* Exercise goal
Using the data that follows, return exactly the lines from the one that contains "Estimate the tidal" through the one that contains "A wave approaches", ends included.

* Data for review
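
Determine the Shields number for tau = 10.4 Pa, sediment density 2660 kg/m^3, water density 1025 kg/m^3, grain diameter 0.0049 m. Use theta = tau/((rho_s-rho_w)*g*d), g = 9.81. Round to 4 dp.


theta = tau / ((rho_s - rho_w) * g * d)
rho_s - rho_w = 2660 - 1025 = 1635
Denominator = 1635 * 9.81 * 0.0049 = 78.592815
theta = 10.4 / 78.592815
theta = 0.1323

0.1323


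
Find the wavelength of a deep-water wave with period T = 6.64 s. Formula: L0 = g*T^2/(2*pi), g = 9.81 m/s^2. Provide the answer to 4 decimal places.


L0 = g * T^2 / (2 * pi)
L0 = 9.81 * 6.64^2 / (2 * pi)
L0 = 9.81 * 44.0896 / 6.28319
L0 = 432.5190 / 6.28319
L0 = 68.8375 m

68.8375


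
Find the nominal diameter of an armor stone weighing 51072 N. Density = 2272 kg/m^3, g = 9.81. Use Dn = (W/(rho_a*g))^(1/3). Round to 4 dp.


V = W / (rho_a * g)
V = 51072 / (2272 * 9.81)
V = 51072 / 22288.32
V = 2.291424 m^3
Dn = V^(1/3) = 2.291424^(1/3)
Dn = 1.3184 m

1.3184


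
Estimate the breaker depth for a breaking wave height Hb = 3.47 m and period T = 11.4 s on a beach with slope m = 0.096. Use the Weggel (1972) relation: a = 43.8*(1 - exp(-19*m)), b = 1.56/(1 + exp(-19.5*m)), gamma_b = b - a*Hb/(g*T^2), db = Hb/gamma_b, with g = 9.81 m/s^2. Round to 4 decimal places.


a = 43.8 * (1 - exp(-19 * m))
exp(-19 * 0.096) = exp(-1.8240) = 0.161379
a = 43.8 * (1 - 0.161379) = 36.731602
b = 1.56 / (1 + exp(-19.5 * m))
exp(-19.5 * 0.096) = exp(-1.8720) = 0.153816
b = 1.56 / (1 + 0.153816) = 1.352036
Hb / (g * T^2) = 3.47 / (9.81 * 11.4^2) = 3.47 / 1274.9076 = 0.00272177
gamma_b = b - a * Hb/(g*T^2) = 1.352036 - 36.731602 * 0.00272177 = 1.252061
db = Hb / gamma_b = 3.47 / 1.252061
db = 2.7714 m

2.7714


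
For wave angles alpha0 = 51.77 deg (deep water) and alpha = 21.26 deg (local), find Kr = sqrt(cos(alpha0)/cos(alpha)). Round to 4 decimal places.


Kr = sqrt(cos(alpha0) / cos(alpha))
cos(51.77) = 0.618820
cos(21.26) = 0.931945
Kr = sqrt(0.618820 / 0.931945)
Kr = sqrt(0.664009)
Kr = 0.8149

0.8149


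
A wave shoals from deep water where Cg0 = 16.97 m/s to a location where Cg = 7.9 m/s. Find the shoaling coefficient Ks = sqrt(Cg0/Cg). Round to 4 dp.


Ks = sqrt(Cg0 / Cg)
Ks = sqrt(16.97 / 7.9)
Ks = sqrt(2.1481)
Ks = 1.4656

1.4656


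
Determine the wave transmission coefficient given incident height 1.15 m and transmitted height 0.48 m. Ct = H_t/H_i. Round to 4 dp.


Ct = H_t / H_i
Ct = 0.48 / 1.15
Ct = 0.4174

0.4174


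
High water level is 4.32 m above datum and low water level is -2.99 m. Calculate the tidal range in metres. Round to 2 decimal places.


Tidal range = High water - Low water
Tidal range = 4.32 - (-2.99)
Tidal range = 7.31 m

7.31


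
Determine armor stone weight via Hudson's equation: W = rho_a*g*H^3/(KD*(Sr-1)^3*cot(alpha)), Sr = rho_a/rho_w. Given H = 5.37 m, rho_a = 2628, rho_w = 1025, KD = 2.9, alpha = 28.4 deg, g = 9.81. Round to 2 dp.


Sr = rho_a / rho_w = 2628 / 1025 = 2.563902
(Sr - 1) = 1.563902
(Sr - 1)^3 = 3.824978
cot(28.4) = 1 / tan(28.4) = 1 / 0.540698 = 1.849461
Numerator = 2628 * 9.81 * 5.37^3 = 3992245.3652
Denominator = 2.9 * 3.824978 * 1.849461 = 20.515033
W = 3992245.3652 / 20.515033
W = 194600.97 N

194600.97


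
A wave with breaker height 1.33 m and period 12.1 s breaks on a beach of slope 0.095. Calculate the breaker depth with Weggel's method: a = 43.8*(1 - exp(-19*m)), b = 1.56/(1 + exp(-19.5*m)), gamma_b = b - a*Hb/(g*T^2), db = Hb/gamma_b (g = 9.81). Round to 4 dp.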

* * *

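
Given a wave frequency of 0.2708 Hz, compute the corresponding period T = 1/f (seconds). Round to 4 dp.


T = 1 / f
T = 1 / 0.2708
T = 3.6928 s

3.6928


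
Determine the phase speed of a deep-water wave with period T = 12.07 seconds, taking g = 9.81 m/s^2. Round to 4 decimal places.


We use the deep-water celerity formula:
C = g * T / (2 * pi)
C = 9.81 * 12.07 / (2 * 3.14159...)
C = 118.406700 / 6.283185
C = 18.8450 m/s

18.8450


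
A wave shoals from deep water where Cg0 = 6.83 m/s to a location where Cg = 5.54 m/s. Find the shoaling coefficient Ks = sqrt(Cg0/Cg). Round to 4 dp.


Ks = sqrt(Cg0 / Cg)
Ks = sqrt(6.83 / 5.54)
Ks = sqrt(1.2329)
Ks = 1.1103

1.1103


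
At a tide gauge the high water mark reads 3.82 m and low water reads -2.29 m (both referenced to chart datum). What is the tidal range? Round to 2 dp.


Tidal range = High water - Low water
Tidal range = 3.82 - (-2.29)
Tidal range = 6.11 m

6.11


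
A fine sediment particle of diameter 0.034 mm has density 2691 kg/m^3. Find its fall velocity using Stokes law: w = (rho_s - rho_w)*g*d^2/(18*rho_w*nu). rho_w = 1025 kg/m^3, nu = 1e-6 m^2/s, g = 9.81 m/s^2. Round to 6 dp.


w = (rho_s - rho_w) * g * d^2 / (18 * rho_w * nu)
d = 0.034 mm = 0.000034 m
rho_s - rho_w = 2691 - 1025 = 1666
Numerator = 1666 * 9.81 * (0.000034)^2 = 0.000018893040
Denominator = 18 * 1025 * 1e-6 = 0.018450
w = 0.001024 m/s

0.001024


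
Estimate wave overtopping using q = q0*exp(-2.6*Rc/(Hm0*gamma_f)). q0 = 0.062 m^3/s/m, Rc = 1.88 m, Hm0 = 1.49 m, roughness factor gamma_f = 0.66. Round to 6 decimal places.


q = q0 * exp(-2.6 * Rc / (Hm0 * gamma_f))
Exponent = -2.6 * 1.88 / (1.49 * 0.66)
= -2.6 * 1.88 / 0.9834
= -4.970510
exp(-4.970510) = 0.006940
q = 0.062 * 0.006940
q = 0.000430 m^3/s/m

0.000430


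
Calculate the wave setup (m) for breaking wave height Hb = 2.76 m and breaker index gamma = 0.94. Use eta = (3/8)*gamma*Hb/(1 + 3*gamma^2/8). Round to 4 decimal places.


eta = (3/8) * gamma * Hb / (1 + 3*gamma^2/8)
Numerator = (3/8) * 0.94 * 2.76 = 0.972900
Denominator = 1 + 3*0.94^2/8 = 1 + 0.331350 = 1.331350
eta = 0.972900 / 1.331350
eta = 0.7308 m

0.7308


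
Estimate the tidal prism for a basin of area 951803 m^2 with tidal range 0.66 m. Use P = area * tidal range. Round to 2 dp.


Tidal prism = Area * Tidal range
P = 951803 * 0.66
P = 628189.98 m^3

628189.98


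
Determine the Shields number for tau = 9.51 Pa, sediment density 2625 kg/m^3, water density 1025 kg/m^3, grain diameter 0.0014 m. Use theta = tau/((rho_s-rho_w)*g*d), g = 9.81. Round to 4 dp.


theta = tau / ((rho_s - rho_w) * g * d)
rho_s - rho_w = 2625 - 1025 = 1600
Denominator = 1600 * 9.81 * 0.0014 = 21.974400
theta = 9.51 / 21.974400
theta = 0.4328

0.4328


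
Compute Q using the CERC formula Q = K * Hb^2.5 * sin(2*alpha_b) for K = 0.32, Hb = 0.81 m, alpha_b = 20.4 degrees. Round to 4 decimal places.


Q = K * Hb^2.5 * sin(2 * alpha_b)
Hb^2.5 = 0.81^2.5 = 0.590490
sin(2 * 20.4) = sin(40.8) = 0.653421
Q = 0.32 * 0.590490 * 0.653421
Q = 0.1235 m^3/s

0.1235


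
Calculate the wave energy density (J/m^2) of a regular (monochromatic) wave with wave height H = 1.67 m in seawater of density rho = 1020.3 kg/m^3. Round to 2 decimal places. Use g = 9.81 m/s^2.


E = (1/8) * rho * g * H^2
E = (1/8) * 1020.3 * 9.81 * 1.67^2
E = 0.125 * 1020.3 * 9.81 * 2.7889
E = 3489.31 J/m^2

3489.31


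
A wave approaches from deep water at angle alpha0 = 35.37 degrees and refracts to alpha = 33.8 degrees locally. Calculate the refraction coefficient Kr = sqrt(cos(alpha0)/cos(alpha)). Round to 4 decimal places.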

---

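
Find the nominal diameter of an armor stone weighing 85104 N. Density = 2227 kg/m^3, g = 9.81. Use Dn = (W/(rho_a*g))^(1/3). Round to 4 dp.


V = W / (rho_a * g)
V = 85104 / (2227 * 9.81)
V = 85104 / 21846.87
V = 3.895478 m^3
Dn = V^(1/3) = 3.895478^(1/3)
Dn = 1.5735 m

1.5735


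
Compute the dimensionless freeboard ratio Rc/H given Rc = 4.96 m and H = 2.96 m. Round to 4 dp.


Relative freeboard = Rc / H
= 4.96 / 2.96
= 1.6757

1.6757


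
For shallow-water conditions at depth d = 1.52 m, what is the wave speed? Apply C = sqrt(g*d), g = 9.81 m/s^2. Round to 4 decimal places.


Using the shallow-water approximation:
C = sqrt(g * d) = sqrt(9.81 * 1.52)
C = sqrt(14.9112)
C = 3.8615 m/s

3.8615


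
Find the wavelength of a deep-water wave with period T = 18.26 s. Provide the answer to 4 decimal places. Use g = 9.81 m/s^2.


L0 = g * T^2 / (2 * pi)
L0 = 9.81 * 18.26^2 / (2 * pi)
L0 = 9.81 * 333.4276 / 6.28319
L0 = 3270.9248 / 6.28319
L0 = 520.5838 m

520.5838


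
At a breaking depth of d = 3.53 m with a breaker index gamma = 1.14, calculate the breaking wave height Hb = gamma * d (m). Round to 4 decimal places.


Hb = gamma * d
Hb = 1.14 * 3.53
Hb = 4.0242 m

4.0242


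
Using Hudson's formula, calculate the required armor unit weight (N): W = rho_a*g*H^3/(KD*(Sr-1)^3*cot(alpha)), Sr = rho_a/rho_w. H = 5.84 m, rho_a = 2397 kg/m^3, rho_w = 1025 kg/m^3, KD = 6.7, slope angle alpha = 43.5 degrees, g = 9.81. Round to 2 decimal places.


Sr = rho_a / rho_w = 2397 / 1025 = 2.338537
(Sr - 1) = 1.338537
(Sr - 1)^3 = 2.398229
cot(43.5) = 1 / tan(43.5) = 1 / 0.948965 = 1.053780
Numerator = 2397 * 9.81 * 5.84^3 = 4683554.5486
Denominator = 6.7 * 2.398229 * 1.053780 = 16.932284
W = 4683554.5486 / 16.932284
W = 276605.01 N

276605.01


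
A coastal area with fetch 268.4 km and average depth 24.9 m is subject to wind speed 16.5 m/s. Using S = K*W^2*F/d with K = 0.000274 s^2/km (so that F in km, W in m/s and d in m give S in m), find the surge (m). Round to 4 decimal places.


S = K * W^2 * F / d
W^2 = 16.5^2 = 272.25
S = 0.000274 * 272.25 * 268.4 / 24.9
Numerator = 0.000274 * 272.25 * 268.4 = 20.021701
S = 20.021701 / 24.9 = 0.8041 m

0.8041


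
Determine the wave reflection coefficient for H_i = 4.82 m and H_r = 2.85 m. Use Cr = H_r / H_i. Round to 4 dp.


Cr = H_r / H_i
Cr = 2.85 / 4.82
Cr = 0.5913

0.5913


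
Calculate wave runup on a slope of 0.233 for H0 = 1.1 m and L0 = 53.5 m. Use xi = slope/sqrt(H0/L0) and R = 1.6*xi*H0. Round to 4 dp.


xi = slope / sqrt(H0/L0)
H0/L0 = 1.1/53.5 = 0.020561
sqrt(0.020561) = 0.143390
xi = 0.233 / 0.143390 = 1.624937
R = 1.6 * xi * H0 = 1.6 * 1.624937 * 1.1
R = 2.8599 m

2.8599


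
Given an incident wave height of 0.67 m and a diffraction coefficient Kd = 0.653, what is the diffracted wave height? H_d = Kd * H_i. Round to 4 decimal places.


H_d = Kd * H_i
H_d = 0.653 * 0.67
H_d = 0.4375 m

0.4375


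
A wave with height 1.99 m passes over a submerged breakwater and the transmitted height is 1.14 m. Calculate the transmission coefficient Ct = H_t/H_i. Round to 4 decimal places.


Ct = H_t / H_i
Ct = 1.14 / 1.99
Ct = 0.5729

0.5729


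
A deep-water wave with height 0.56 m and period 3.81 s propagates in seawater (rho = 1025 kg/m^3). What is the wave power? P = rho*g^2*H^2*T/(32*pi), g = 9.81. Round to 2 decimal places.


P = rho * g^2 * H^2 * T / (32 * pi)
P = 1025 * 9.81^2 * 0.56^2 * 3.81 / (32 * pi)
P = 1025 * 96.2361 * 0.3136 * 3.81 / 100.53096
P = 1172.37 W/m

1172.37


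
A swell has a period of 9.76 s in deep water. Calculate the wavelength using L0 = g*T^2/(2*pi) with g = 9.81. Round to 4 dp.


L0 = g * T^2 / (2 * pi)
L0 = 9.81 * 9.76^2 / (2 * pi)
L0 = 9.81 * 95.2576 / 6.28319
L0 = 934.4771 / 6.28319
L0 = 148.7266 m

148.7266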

* Exercise output
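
Estimate the tidal prism for a basin of area 951803 m^2 with tidal range 0.66 m. Use P = area * tidal range. Round to 2 dp.


Tidal prism = Area * Tidal range
P = 951803 * 0.66
P = 628189.98 m^3

628189.98


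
Determine the Shields number for tau = 9.51 Pa, sediment density 2625 kg/m^3, water density 1025 kg/m^3, grain diameter 0.0014 m. Use theta = tau/((rho_s-rho_w)*g*d), g = 9.81. Round to 4 dp.


theta = tau / ((rho_s - rho_w) * g * d)
rho_s - rho_w = 2625 - 1025 = 1600
Denominator = 1600 * 9.81 * 0.0014 = 21.974400
theta = 9.51 / 21.974400
theta = 0.4328

0.4328


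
Compute Q using the CERC formula Q = K * Hb^2.5 * sin(2*alpha_b) for K = 0.32, Hb = 0.81 m, alpha_b = 20.4 degrees. Round to 4 decimal places.


Q = K * Hb^2.5 * sin(2 * alpha_b)
Hb^2.5 = 0.81^2.5 = 0.590490
sin(2 * 20.4) = sin(40.8) = 0.653421
Q = 0.32 * 0.590490 * 0.653421
Q = 0.1235 m^3/s

0.1235


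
Calculate the wave energy density (J/m^2) of a regular (monochromatic) wave with wave height H = 1.67 m in seawater of density rho = 1020.3 kg/m^3. Round to 2 decimal places. Use g = 9.81 m/s^2.


E = (1/8) * rho * g * H^2
E = (1/8) * 1020.3 * 9.81 * 1.67^2
E = 0.125 * 1020.3 * 9.81 * 2.7889
E = 3489.31 J/m^2

3489.31


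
A wave approaches from deep water at angle alpha0 = 35.37 degrees and refracts to alpha = 33.8 degrees locally. Calculate the refraction coefficient Kr = sqrt(cos(alpha0)/cos(alpha)). Round to 4 decimal places.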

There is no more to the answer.